■ What needs to be done
Which lines of the data below contain "copy"? Please show them all.

Data records below:

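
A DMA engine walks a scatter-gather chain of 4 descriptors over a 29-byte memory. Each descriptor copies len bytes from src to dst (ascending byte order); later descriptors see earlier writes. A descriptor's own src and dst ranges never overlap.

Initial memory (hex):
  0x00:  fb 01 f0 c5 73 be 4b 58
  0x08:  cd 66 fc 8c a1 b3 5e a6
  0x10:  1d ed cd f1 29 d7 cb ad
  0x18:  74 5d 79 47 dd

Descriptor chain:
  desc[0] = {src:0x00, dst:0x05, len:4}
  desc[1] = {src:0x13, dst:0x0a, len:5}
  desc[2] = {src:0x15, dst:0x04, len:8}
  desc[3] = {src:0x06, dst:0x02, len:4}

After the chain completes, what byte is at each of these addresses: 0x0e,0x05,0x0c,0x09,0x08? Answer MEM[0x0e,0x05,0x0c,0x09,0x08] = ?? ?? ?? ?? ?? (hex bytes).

MEM[0x0e,0x05,0x0c,0x09,0x08] = ad 79 d7 79 5d

  after D0: wrote 4B at 0x05 = fb01f0c5
  after D1: wrote 5B at 0x0a = f129d7cbad
  after D2: wrote 8B at 0x04 = d7cbad745d7947dd
  after D3: wrote 4B at 0x02 = ad745d79
query mem[0x0e]=0xad, mem[0x05]=0x79, mem[0x0c]=0xd7, mem[0x09]=0x79, mem[0x08]=0x5d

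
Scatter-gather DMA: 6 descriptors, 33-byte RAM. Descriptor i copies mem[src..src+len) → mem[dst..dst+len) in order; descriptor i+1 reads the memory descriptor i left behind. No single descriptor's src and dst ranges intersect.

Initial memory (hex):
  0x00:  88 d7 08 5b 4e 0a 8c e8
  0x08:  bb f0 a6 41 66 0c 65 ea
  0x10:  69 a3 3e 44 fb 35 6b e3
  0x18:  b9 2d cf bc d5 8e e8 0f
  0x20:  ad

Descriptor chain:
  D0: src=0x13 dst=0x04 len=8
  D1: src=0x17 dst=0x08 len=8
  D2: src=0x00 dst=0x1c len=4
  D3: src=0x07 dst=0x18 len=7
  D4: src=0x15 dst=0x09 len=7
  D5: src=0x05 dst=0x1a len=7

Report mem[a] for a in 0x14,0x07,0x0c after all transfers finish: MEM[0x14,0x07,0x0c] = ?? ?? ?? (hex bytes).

[0] 0x13->0x04 len=8 : 44 fb 35 6b e3 b9 2d cf
[1] 0x17->0x08 len=8 : e3 b9 2d cf bc d5 8e e8
[2] 0x00->0x1c len=4 : 88 d7 08 5b
[3] 0x07->0x18 len=7 : 6b e3 b9 2d cf bc d5
[4] 0x15->0x09 len=7 : 35 6b e3 6b e3 b9 2d
[5] 0x05->0x1a len=7 : fb 35 6b e3 35 6b e3
query mem[0x14]=0xfb, mem[0x07]=0x6b, mem[0x0c]=0x6b

MEM[0x14,0x07,0x0c] = fb 6b 6b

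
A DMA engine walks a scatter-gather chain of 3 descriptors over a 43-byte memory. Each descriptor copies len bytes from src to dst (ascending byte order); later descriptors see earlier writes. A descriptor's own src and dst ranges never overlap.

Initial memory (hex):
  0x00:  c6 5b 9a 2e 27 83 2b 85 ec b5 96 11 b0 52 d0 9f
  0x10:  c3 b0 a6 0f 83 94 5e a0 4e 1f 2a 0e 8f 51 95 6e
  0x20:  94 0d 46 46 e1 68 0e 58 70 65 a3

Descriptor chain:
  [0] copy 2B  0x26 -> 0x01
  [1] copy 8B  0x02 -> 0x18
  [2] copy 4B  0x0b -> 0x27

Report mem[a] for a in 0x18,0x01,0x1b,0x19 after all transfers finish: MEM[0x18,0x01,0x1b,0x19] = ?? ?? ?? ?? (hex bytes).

D0: mem[0x01..0x02] <- [0e 58]
D1: mem[0x18..0x1f] <- [58 2e 27 83 2b 85 ec b5]
D2: mem[0x27..0x2a] <- [11 b0 52 d0]
query mem[0x18]=0x58, mem[0x01]=0x0e, mem[0x1b]=0x83, mem[0x19]=0x2e

MEM[0x18,0x01,0x1b,0x19] = 58 0e 83 2e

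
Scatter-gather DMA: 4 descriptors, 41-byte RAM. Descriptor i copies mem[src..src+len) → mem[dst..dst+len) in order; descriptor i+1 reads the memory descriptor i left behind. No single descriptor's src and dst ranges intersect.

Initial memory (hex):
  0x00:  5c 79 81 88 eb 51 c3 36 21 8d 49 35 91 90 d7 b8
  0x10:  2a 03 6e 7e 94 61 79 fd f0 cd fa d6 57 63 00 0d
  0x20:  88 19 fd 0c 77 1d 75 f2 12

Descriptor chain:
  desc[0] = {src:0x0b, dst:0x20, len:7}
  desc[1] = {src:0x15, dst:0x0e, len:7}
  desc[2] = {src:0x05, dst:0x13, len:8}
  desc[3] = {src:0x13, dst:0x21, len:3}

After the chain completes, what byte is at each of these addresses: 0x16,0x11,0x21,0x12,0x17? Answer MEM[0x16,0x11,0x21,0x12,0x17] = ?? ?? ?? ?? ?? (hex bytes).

#0 dst[0x20+7] := {0x35,0x91,0x90,0xd7,0xb8,0x2a,0x03}
#1 dst[0x0e+7] := {0x61,0x79,0xfd,0xf0,0xcd,0xfa,0xd6}
#2 dst[0x13+8] := {0x51,0xc3,0x36,0x21,0x8d,0x49,0x35,0x91}
#3 dst[0x21+3] := {0x51,0xc3,0x36}
query mem[0x16]=0x21, mem[0x11]=0xf0, mem[0x21]=0x51, mem[0x12]=0xcd, mem[0x17]=0x8d

MEM[0x16,0x11,0x21,0x12,0x17] = 21 f0 51 cd 8d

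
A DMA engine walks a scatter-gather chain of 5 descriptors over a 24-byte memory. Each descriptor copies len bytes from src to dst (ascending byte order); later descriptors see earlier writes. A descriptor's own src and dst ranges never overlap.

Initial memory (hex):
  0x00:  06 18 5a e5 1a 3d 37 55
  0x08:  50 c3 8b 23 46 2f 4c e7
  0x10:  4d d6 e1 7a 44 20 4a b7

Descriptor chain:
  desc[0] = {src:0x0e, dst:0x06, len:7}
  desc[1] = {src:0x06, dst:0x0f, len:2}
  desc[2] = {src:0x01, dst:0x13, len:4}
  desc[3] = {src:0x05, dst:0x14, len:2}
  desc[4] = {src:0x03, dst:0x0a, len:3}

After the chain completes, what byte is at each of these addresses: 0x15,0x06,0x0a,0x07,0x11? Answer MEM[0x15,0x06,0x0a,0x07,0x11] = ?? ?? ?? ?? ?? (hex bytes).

[0] 0x0e->0x06 len=7 : 4c e7 4d d6 e1 7a 44
[1] 0x06->0x0f len=2 : 4c e7
[2] 0x01->0x13 len=4 : 18 5a e5 1a
[3] 0x05->0x14 len=2 : 3d 4c
[4] 0x03->0x0a len=3 : e5 1a 3d
query mem[0x15]=0x4c, mem[0x06]=0x4c, mem[0x0a]=0xe5, mem[0x07]=0xe7, mem[0x11]=0xd6

MEM[0x15,0x06,0x0a,0x07,0x11] = 4c 4c e5 e7 d6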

End of Data records.

■ Solution below
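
  [0] copy 2B  0x26 -> 0x01
  [1] copy 8B  0x02 -> 0x18
  [2] copy 4B  0x0b -> 0x27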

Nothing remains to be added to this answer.